Stored items from a collection

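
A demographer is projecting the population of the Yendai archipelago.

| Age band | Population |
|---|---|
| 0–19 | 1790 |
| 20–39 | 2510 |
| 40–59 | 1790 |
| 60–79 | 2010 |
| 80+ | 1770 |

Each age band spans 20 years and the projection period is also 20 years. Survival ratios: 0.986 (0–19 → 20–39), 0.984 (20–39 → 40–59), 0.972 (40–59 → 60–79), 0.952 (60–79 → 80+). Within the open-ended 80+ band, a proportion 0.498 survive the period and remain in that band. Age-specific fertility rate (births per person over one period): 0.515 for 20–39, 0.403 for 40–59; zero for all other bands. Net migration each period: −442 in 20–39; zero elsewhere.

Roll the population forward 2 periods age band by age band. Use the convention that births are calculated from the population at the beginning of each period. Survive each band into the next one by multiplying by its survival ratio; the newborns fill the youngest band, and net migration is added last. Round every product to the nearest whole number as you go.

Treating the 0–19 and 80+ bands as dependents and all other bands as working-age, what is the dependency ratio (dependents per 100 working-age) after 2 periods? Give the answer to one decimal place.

(Bands numbered youngest = 1 to oldest = 5.)
— Period 1 —
Births: 2510 × 0.515 = 1293  |  1790 × 0.403 = 721 — total 2014
Band 2: 1790 × 0.986 = 1765
Band 3: 2510 × 0.984 = 2470
Band 4: 1790 × 0.972 = 1740
Band 5: 2010 × 0.952 + 1770 × 0.498 = 1914 + 881 = 2795
Net migration: Band 2 − 442 → 1323
Population now: 0–19=2014, 20–39=1323, 40–59=2470, 60–79=1740, 80+=2795
— Period 2 —
Births: 1323 × 0.515 = 681  |  2470 × 0.403 = 995 — total 1676
Band 2: 2014 × 0.986 = 1986
Band 3: 1323 × 0.984 = 1302
Band 4: 2470 × 0.972 = 2401
Band 5: 1740 × 0.952 + 2795 × 0.498 = 1656 + 1392 = 3048
Net migration: Band 2 − 442 → 1544
Population now: 0–19=1676, 20–39=1544, 40–59=1302, 60–79=2401, 80+=3048
Dependents (band 0–19 + band 80+) = 1676 + 3048 = 4724; working-age = 5247; ratio = 4724/5247 × 100 = 90.0

90.0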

WHAT YOU NEED TO DO
Set down the records above once more, exactly as they stand.

WRITTEN RESPONSE
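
A demographer is projecting the population of the Yendai archipelago.

| Age band | Population |
|---|---|
| 0–19 | 1790 |
| 20–39 | 2510 |
| 40–59 | 1790 |
| 60–79 | 2010 |
| 80+ | 1770 |

Each age band spans 20 years and the projection period is also 20 years. Survival ratios: 0.986 (0–19 → 20–39), 0.984 (20–39 → 40–59), 0.972 (40–59 → 60–79), 0.952 (60–79 → 80+). Within the open-ended 80+ band, a proportion 0.498 survive the period and remain in that band. Age-specific fertility rate (births per person over one period): 0.515 for 20–39, 0.403 for 40–59; zero for all other bands. Net migration each period: −442 in 20–39; zero elsewhere.

Roll the population forward 2 periods age band by age band. Use the convention that births are calculated from the population at the beginning of each period. Survive each band into the next one by multiplying by its survival ratio; the newborns fill the youngest band, and net migration is added last. Round every product to the nearest whole number as you go.

Treating the 0–19 and 80+ bands as dependents and all other bands as working-age, what is the dependency ratio (dependents per 100 working-age) after 2 periods? Give the answer to one decimal place.

(Bands numbered youngest = 1 to oldest = 5.)
— Period 1 —
Births: 2510 × 0.515 = 1293  |  1790 × 0.403 = 721 — total 2014
Band 2: 1790 × 0.986 = 1765
Band 3: 2510 × 0.984 = 2470
Band 4: 1790 × 0.972 = 1740
Band 5: 2010 × 0.952 + 1770 × 0.498 = 1914 + 881 = 2795
Net migration: Band 2 − 442 → 1323
Population now: 0–19=2014, 20–39=1323, 40–59=2470, 60–79=1740, 80+=2795
— Period 2 —
Births: 1323 × 0.515 = 681  |  2470 × 0.403 = 995 — total 1676
Band 2: 2014 × 0.986 = 1986
Band 3: 1323 × 0.984 = 1302
Band 4: 2470 × 0.972 = 2401
Band 5: 1740 × 0.952 + 2795 × 0.498 = 1656 + 1392 = 3048
Net migration: Band 2 − 442 → 1544
Population now: 0–19=1676, 20–39=1544, 40–59=1302, 60–79=2401, 80+=3048
Dependents (band 0–19 + band 80+) = 1676 + 3048 = 4724; working-age = 5247; ratio = 4724/5247 × 100 = 90.0

90.0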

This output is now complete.